**DATA UNDER STUDY**
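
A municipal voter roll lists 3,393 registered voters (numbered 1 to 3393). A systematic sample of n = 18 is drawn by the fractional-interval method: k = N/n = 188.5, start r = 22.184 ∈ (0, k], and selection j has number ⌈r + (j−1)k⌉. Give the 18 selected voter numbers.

j=1: r + 0k = 22.184 → ⌈·⌉ = 23
j=2: r + 1k = 210.684 → ⌈·⌉ = 211
j=3: r + 2k = 399.184 → ⌈·⌉ = 400
j=4: r + 3k = 587.684 → ⌈·⌉ = 588
j=5: r + 4k = 776.184 → ⌈·⌉ = 777
j=6: r + 5k = 964.684 → ⌈·⌉ = 965
j=7: r + 6k = 1153.184 → ⌈·⌉ = 1154
j=8: r + 7k = 1341.684 → ⌈·⌉ = 1342
j=9: r + 8k = 1530.184 → ⌈·⌉ = 1531
j=10: r + 9k = 1718.684 → ⌈·⌉ = 1719
j=11: r + 10k = 1907.184 → ⌈·⌉ = 1908
j=12: r + 11k = 2095.684 → ⌈·⌉ = 2096
j=13: r + 12k = 2284.184 → ⌈·⌉ = 2285
j=14: r + 13k = 2472.684 → ⌈·⌉ = 2473
j=15: r + 14k = 2661.184 → ⌈·⌉ = 2662
j=16: r + 15k = 2849.684 → ⌈·⌉ = 2850
j=17: r + 16k = 3038.184 → ⌈·⌉ = 3039
j=18: r + 17k = 3226.684 → ⌈·⌉ = 3227

23, 211, 400, 588, 777, 965, 1154, 1342, 1531, 1719, 1908, 2096, 2285, 2473, 2662, 2850, 3039, 3227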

**ASSIGNMENT**
Your response should consist of the listing, reproduced exactly.

**TASK OUTPUT**
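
A municipal voter roll lists 3,393 registered voters (numbered 1 to 3393). A systematic sample of n = 18 is drawn by the fractional-interval method: k = N/n = 188.5, start r = 22.184 ∈ (0, k], and selection j has number ⌈r + (j−1)k⌉. Give the 18 selected voter numbers.

j=1: r + 0k = 22.184 → ⌈·⌉ = 23
j=2: r + 1k = 210.684 → ⌈·⌉ = 211
j=3: r + 2k = 399.184 → ⌈·⌉ = 400
j=4: r + 3k = 587.684 → ⌈·⌉ = 588
j=5: r + 4k = 776.184 → ⌈·⌉ = 777
j=6: r + 5k = 964.684 → ⌈·⌉ = 965
j=7: r + 6k = 1153.184 → ⌈·⌉ = 1154
j=8: r + 7k = 1341.684 → ⌈·⌉ = 1342
j=9: r + 8k = 1530.184 → ⌈·⌉ = 1531
j=10: r + 9k = 1718.684 → ⌈·⌉ = 1719
j=11: r + 10k = 1907.184 → ⌈·⌉ = 1908
j=12: r + 11k = 2095.684 → ⌈·⌉ = 2096
j=13: r + 12k = 2284.184 → ⌈·⌉ = 2285
j=14: r + 13k = 2472.684 → ⌈·⌉ = 2473
j=15: r + 14k = 2661.184 → ⌈·⌉ = 2662
j=16: r + 15k = 2849.684 → ⌈·⌉ = 2850
j=17: r + 16k = 3038.184 → ⌈·⌉ = 3039
j=18: r + 17k = 3226.684 → ⌈·⌉ = 3227

23, 211, 400, 588, 777, 965, 1154, 1342, 1531, 1719, 1908, 2096, 2285, 2473, 2662, 2850, 3039, 3227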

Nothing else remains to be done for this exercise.